■ **Action item**
Look for "orders" in the records and copy every line that has it.

■ **Dataset excerpts**
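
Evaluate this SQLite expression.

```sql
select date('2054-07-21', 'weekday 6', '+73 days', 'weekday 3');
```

`weekday 6` advances to the next Saturday; 2054-07-21 is a Tuesday, so it moves forward to 2054-07-25.
Applying '+73 days' to 2054-07-25: counting 73 days forward gives 2054-10-06.
`weekday 3` advances to the next Wednesday; 2054-10-06 is a Tuesday, so it moves forward to 2054-10-07.

2054-10-07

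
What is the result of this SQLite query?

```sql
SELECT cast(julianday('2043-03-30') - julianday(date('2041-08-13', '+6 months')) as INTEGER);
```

Adding +6 months to 2041-08-13 gives 2042-02-13.
15 days remain in February 2042 after the 13th (28 − 13).
Full months from March 2042 through February 2043 contribute their day counts.
Then 30 days into March 2043.
Total: 15 + 31 + 30 + 31 + 30 + 31 + 31 + 30 + 31 + 30 + 31 + 31 + 28 + 30 = 410.

410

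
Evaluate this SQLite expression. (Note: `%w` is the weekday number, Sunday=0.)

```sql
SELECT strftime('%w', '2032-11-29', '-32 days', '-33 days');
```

First apply '-32 days', '-33 days': 2032-11-29 → 2032-09-25.
2032-09-25 is a Saturday; with Sunday=0 that is 6.

6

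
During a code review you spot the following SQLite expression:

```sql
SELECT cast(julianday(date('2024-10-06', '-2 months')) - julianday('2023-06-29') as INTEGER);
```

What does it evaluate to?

404

Adding -2 months to 2024-10-06 gives 2024-08-06.
1 day remains in June 2023 after the 29th (30 − 29).
Full months from July 2023 through July 2024 contribute their day counts.
Then 6 days into August 2024.
Total: 1 + 31 + 31 + 30 + 31 + 30 + 31 + 31 + 29 + 31 + 30 + 31 + 30 + 31 + 6 = 404.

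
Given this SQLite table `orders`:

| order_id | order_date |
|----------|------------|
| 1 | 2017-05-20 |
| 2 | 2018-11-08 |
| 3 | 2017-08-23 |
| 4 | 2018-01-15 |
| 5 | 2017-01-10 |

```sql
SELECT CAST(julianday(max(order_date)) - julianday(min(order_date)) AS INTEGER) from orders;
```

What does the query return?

667

MIN = 2017-01-10, MAX = 2018-11-08.
21 days remain in January 2017 after the 10th (31 − 10).
Full months from February 2017 through October 2018 contribute their day counts.
Then 8 days into November 2018.
Total: 21 + 28 + 31 + 30 + 31 + 30 + 31 + 31 + 30 + 31 + 30 + 31 + 31 + 28 + 31 + 30 + 31 + 30 + 31 + 31 + 30 + 31 + 8 = 667.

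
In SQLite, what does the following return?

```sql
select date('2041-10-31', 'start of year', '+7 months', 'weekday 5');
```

`start of year` rewinds 2041-10-31 to 2041-01-01.
Adding +7 months to 2041-01-01 gives 2041-08-01.
`weekday 5` advances to the next Friday; 2041-08-01 is a Thursday, so it moves forward to 2041-08-02.

2041-08-02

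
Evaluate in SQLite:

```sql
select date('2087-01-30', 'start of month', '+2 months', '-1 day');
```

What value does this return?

2087-02-28

`start of month` rewinds 2087-01-30 to 2087-01-01.
Adding +2 months to 2087-01-01 gives 2087-03-01.
Going back 1 day from 2087-03-01 reaches 2087-02-28 (last day of February, 28 days).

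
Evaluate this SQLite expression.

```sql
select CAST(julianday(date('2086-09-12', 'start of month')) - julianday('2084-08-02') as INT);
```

760

`start of month` rewinds 2086-09-12 to 2086-09-01.
29 days remain in August 2084 after the 2nd (31 − 2).
Full months from September 2084 through August 2086 contribute their day counts.
Then 1 day into September 2086.
Total: 29 + 30 + 31 + 30 + 31 + 31 + 28 + 31 + 30 + 31 + 30 + 31 + 31 + 30 + 31 + 30 + 31 + 31 + 28 + 31 + 30 + 31 + 30 + 31 + 31 + 1 = 760.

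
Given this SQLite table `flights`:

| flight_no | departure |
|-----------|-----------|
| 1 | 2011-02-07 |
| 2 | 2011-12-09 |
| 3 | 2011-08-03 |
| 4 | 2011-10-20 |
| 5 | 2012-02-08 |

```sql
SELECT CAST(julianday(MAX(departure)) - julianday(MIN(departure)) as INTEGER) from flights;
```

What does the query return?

366

MIN = 2011-02-07, MAX = 2012-02-08.
21 days remain in February 2011 after the 7th (28 − 7).
Full months from March 2011 through January 2012 contribute their day counts.
Then 8 days into February 2012.
Total: 21 + 31 + 30 + 31 + 30 + 31 + 31 + 30 + 31 + 30 + 31 + 31 + 8 = 366.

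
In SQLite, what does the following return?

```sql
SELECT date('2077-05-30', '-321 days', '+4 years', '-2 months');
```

Applying '-321 days' to 2077-05-30: counting 321 days back gives 2076-07-13.
Adding +4 years to 2076-07-13 gives 2080-07-13.
Adding -2 months to 2080-07-13 gives 2080-05-13.

2080-05-13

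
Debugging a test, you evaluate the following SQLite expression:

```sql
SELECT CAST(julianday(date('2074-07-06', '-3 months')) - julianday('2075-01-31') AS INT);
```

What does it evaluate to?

Adding -3 months to 2074-07-06 gives 2074-04-06.
24 days remain in April 2074 after the 6th (30 − 6).
Full months from May 2074 through December 2074 contribute their day counts.
Then 31 days into January 2075.
Total: 24 + 31 + 30 + 31 + 31 + 30 + 31 + 30 + 31 + 31 = 300.
The subtraction is earlier − later, so the result is −300 → -300.

-300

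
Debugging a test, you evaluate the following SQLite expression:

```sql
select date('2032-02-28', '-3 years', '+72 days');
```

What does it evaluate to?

Adding -3 years to 2032-02-28 gives 2029-02-28.
Applying '+72 days' to 2029-02-28: counting 72 days forward gives 2029-05-11.

2029-05-11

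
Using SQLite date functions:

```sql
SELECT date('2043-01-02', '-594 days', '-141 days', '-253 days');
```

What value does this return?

2040-04-19

Applying '-594 days' to 2043-01-02: counting 594 days back gives 2041-05-18.
Applying '-141 days' to 2041-05-18: counting 141 days back gives 2040-12-28.
Applying '-253 days' to 2040-12-28: counting 253 days back gives 2040-04-19.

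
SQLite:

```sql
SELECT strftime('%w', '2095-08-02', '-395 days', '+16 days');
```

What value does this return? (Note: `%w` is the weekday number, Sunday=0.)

First apply '-395 days', '+16 days': 2095-08-02 → 2094-07-19.
2094-07-19 is a Monday; with Sunday=0 that is 1.

1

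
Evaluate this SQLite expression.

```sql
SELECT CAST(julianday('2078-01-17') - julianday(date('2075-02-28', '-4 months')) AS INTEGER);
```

1177

Adding -4 months to 2075-02-28 gives 2074-10-28.
3 days remain in October 2074 after the 28th (31 − 28).
Full months from November 2074 through December 2077 contribute their day counts.
Then 17 days into January 2078.
Total: 3 + 30 + 31 + 31 + 28 + 31 + 30 + 31 + 30 + 31 + 31 + 30 + 31 + 30 + 31 + 31 + 29 + 31 + 30 + 31 + 30 + 31 + 31 + 30 + 31 + 30 + 31 + 31 + 28 + 31 + 30 + 31 + 30 + 31 + 31 + 30 + 31 + 30 + 31 + 17 = 1177.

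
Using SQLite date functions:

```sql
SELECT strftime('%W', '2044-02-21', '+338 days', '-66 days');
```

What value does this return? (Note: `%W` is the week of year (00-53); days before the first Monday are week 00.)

First apply '+338 days', '-66 days': 2044-02-21 → 2044-11-19.
2044-11-19 is a Saturday. SQLite's %W counts Mondays since the year started; the result is 46.

46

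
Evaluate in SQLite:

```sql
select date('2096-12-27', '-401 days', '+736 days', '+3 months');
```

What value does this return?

Applying '-401 days' to 2096-12-27: counting 401 days back gives 2095-11-22.
Applying '+736 days' to 2095-11-22: counting 736 days forward gives 2097-11-27.
Adding +3 months to 2097-11-27 gives 2098-02-27.

2098-02-27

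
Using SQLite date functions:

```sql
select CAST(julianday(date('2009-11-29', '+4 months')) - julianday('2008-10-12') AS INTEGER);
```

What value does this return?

Adding +4 months to 2009-11-29 gives 2010-03-29.
19 days remain in October 2008 after the 12th (31 − 12).
Full months from November 2008 through February 2010 contribute their day counts.
Then 29 days into March 2010.
Total: 19 + 30 + 31 + 31 + 28 + 31 + 30 + 31 + 30 + 31 + 31 + 30 + 31 + 30 + 31 + 31 + 28 + 29 = 533.

533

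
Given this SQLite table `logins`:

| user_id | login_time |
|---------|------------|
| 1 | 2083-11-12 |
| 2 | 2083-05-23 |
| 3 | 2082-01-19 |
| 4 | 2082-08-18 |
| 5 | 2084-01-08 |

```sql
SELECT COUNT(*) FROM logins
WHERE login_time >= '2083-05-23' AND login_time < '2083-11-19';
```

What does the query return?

2

Rows in [2083-05-23, 2083-11-19): 2083-11-12, 2083-05-23 → 2 rows.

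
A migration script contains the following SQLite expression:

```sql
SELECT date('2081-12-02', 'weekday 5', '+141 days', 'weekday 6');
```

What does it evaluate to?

`weekday 5` advances to the next Friday; 2081-12-02 is a Tuesday, so it moves forward to 2081-12-05.
Applying '+141 days' to 2081-12-05: counting 141 days forward gives 2082-04-25.
`weekday 6` advances to the next Saturday; 2082-04-25 is already a Saturday, so it stays at 2082-04-25.

2082-04-25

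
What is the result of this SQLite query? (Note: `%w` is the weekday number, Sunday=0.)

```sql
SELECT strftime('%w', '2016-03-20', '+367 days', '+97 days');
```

First apply '+367 days', '+97 days': 2016-03-20 → 2017-06-27.
2017-06-27 is a Tuesday; with Sunday=0 that is 2.

2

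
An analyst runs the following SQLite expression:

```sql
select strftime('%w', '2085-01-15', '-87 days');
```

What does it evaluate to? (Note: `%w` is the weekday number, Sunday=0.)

5

First apply '-87 days': 2085-01-15 → 2084-10-20.
2084-10-20 is a Friday; with Sunday=0 that is 5.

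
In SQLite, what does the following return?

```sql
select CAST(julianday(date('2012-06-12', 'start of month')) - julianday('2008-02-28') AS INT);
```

1555

`start of month` rewinds 2012-06-12 to 2012-06-01.
1 day remains in February 2008 after the 28th (29 − 28).
Full months from March 2008 through May 2012 contribute their day counts.
Then 1 day into June 2012.
Total: 1 + 31 + 30 + 31 + 30 + 31 + 31 + 30 + 31 + 30 + 31 + 31 + 28 + 31 + 30 + 31 + 30 + 31 + 31 + 30 + 31 + 30 + 31 + 31 + 28 + 31 + 30 + 31 + 30 + 31 + 31 + 30 + 31 + 30 + 31 + 31 + 28 + 31 + 30 + 31 + 30 + 31 + 31 + 30 + 31 + 30 + 31 + 31 + 29 + 31 + 30 + 31 + 1 = 1555.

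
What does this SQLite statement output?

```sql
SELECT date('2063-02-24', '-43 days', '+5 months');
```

2063-06-12

Applying '-43 days' to 2063-02-24: counting 43 days back gives 2063-01-12.
Adding +5 months to 2063-01-12 gives 2063-06-12.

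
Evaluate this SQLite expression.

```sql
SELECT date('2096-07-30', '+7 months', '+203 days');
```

Adding +7 months to 2096-07-30 targets 2097-02-30. February 2097 has only 28 days, so SQLite normalizes the 2-day overflow forward to 2097-03-02.
Applying '+203 days' to 2097-03-02: counting 203 days forward gives 2097-09-21.

2097-09-21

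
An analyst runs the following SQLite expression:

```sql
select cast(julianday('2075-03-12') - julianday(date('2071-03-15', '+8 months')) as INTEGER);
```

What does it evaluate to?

1213

Adding +8 months to 2071-03-15 gives 2071-11-15.
15 days remain in November 2071 after the 15th (30 − 15).
Full months from December 2071 through February 2075 contribute their day counts.
Then 12 days into March 2075.
Total: 15 + 31 + 31 + 29 + 31 + 30 + 31 + 30 + 31 + 31 + 30 + 31 + 30 + 31 + 31 + 28 + 31 + 30 + 31 + 30 + 31 + 31 + 30 + 31 + 30 + 31 + 31 + 28 + 31 + 30 + 31 + 30 + 31 + 31 + 30 + 31 + 30 + 31 + 31 + 28 + 12 = 1213.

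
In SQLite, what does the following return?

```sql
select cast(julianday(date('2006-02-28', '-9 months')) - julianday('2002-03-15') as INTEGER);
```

Adding -9 months to 2006-02-28 gives 2005-05-28.
16 days remain in March 2002 after the 15th (31 − 15).
Full months from April 2002 through April 2005 contribute their day counts.
Then 28 days into May 2005.
Total: 16 + 30 + 31 + 30 + 31 + 31 + 30 + 31 + 30 + 31 + 31 + 28 + 31 + 30 + 31 + 30 + 31 + 31 + 30 + 31 + 30 + 31 + 31 + 29 + 31 + 30 + 31 + 30 + 31 + 31 + 30 + 31 + 30 + 31 + 31 + 28 + 31 + 30 + 28 = 1170.

1170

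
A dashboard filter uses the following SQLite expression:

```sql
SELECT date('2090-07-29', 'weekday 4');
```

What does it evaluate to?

`weekday 4` advances to the next Thursday; 2090-07-29 is a Saturday, so it moves forward to 2090-08-03.

2090-08-03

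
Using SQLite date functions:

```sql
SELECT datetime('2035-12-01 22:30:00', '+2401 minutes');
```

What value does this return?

2035-12-03 14:31:00

2401 minutes = 40h 1m; +2401 minutes from 2035-12-01 22:30:00 is 2035-12-03 14:31:00 (crosses midnight).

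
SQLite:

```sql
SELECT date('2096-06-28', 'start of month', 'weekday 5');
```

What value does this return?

`start of month` rewinds 2096-06-28 to 2096-06-01.
`weekday 5` advances to the next Friday; 2096-06-01 is already a Friday, so it stays at 2096-06-01.

2096-06-01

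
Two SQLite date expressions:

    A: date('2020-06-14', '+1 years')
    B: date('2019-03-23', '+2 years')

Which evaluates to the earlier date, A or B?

B

A = 2021-06-14.
B = 2021-03-23.
B is earlier.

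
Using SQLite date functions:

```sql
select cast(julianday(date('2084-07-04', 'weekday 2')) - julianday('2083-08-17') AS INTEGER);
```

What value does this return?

322

`weekday 2` advances to the next Tuesday; 2084-07-04 is already a Tuesday, so it stays at 2084-07-04.
14 days remain in August 2083 after the 17th (31 − 17).
Full months from September 2083 through June 2084 contribute their day counts.
Then 4 days into July 2084.
Total: 14 + 30 + 31 + 30 + 31 + 31 + 29 + 31 + 30 + 31 + 30 + 4 = 322.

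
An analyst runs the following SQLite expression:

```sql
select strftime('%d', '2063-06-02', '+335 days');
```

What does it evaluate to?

First apply '+335 days': 2063-06-02 → 2064-05-02.
`%d` extracts the 2-digit day of month: 02.

02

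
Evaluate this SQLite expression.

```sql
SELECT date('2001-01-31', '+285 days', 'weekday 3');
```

2001-11-14

Applying '+285 days' to 2001-01-31: counting 285 days forward gives 2001-11-12.
`weekday 3` advances to the next Wednesday; 2001-11-12 is a Monday, so it moves forward to 2001-11-14.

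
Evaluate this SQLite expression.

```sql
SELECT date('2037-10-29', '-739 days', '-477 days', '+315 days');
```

Applying '-739 days' to 2037-10-29: counting 739 days back gives 2035-10-21.
Applying '-477 days' to 2035-10-21: counting 477 days back gives 2034-07-01.
Applying '+315 days' to 2034-07-01: counting 315 days forward gives 2035-05-12.

2035-05-12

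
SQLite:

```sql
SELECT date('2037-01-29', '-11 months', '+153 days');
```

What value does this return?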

■ **Written solution**
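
Given this SQLite table `orders`:
SELECT CAST(julianday(max(order_date)) - julianday(min(order_date)) AS INTEGER) from orders;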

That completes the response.